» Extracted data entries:

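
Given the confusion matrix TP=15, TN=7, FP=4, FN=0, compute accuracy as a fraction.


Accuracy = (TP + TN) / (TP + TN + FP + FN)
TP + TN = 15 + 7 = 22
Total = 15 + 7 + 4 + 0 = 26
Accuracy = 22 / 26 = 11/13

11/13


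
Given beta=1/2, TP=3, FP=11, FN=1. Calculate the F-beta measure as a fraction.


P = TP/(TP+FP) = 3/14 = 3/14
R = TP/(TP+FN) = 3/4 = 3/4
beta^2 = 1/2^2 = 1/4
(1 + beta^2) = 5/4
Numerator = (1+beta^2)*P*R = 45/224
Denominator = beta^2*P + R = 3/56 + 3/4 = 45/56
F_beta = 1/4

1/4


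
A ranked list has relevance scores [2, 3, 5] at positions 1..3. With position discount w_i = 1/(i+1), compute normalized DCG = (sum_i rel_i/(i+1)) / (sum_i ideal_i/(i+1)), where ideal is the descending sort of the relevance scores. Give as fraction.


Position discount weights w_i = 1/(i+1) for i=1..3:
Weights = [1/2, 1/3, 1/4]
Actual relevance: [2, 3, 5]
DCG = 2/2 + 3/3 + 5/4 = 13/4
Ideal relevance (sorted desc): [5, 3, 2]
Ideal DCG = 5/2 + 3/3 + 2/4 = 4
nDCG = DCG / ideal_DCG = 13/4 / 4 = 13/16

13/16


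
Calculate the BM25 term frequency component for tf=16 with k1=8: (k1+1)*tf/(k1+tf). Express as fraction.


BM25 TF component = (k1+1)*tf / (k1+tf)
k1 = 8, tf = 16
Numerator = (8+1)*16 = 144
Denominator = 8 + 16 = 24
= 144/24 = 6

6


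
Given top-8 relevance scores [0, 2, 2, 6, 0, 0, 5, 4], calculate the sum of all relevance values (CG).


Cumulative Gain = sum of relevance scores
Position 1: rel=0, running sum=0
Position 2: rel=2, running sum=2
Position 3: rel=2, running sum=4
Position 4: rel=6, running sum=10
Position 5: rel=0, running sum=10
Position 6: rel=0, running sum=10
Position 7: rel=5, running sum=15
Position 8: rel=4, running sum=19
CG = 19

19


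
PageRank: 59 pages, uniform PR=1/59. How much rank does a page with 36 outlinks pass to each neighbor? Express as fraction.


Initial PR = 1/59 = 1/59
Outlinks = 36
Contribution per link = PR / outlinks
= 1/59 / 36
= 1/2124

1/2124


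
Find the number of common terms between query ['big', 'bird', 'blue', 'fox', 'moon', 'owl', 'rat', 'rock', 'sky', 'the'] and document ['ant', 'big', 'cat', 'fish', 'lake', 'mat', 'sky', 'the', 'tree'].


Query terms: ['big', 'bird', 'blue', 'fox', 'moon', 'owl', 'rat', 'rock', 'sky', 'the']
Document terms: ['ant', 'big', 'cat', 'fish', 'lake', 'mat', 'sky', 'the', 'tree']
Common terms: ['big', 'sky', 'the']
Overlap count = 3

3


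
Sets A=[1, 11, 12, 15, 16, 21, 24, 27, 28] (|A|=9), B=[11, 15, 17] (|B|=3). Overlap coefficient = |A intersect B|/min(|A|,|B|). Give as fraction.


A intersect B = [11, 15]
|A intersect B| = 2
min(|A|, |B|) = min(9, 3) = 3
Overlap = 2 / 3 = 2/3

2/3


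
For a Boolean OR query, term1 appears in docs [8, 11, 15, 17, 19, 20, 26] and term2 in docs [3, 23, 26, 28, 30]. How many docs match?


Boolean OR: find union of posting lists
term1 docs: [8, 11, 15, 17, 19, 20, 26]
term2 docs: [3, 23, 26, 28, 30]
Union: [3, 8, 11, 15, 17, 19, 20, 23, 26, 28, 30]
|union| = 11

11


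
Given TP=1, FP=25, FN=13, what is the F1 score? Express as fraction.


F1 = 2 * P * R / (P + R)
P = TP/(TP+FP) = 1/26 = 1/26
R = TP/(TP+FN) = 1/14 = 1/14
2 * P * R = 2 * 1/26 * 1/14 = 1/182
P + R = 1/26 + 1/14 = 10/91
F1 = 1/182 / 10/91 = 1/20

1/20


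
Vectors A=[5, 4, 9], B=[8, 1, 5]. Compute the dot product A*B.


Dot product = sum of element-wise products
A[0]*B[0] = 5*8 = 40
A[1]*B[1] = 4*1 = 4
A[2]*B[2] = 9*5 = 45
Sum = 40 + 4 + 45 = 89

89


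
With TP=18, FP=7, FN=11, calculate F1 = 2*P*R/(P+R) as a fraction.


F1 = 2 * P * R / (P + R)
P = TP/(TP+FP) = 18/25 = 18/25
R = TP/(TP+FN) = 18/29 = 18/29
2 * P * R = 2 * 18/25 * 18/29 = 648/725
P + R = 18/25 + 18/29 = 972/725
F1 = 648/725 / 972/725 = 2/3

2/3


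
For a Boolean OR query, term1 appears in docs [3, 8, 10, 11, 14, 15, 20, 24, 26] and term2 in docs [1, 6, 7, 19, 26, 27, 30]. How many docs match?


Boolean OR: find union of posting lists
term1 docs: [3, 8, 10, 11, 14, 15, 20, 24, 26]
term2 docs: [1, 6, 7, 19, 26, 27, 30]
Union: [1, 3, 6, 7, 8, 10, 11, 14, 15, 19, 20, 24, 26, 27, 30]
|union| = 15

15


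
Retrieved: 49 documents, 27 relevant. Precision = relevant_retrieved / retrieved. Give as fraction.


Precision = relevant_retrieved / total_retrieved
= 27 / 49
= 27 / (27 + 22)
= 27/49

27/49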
==
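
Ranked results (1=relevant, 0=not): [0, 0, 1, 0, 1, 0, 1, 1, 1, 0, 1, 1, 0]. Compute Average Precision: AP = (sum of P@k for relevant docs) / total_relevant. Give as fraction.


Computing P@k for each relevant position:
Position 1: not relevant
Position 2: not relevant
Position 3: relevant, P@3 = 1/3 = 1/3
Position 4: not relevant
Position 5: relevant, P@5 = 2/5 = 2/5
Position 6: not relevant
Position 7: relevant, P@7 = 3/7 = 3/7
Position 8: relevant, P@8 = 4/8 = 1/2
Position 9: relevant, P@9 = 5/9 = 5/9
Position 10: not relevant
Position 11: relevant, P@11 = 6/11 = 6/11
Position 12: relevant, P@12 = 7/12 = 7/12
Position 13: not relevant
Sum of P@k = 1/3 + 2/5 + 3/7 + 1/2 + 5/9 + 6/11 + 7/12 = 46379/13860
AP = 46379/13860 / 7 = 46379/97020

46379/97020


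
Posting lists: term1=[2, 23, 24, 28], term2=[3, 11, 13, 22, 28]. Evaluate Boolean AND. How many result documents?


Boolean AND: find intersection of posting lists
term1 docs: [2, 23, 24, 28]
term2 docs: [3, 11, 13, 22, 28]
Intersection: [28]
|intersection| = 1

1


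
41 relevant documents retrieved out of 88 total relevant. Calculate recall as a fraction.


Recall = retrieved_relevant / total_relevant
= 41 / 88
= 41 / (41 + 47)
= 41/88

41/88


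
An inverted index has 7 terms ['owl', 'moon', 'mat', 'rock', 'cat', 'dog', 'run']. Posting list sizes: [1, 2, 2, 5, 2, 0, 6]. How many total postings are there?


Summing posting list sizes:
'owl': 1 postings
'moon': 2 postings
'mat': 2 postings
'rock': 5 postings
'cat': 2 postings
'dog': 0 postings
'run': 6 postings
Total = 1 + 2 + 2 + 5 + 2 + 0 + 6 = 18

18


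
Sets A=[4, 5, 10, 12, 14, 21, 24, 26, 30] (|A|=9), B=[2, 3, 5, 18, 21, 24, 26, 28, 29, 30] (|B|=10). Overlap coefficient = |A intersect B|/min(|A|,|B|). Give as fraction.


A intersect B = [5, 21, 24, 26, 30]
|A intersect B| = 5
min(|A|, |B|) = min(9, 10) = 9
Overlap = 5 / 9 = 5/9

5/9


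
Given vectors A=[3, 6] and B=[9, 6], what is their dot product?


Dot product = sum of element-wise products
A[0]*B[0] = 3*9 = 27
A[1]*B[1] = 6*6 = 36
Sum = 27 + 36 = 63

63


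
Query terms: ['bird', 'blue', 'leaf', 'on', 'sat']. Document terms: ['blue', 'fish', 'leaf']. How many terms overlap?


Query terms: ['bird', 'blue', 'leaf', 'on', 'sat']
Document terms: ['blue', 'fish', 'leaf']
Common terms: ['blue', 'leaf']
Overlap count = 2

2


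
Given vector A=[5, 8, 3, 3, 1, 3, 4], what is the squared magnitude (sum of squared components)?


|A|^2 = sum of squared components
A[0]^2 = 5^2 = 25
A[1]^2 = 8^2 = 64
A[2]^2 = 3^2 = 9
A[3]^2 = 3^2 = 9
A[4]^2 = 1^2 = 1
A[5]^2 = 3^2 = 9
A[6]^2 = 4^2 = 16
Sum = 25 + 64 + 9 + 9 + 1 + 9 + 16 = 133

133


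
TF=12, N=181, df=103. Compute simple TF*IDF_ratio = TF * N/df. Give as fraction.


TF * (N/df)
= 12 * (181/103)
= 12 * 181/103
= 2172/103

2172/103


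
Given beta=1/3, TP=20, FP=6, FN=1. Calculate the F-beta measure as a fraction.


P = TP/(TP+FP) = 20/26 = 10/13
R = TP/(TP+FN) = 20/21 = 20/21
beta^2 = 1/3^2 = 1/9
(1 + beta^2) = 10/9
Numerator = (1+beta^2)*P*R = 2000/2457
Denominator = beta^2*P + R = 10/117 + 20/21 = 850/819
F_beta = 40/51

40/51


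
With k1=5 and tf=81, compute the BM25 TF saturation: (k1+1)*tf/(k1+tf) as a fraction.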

» WHAT TO WORK ON: Copy out only the lines of the records above from the one with "Query terms: ['bird', 'blue', 'leaf', 'on', 'sat']." through the one with "With k1=5 and", exactly as they stand, both included.

» TASK RESULT:
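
Query terms: ['bird', 'blue', 'leaf', 'on', 'sat']. Document terms: ['blue', 'fish', 'leaf']. How many terms overlap?


Query terms: ['bird', 'blue', 'leaf', 'on', 'sat']
Document terms: ['blue', 'fish', 'leaf']
Common terms: ['blue', 'leaf']
Overlap count = 2

2


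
Given vector A=[5, 8, 3, 3, 1, 3, 4], what is the squared magnitude (sum of squared components)?


|A|^2 = sum of squared components
A[0]^2 = 5^2 = 25
A[1]^2 = 8^2 = 64
A[2]^2 = 3^2 = 9
A[3]^2 = 3^2 = 9
A[4]^2 = 1^2 = 1
A[5]^2 = 3^2 = 9
A[6]^2 = 4^2 = 16
Sum = 25 + 64 + 9 + 9 + 1 + 9 + 16 = 133

133


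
TF=12, N=181, df=103. Compute simple TF*IDF_ratio = TF * N/df. Give as fraction.


TF * (N/df)
= 12 * (181/103)
= 12 * 181/103
= 2172/103

2172/103


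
Given beta=1/3, TP=20, FP=6, FN=1. Calculate the F-beta measure as a fraction.


P = TP/(TP+FP) = 20/26 = 10/13
R = TP/(TP+FN) = 20/21 = 20/21
beta^2 = 1/3^2 = 1/9
(1 + beta^2) = 10/9
Numerator = (1+beta^2)*P*R = 2000/2457
Denominator = beta^2*P + R = 10/117 + 20/21 = 850/819
F_beta = 40/51

40/51


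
With k1=5 and tf=81, compute the BM25 TF saturation: (k1+1)*tf/(k1+tf) as a fraction.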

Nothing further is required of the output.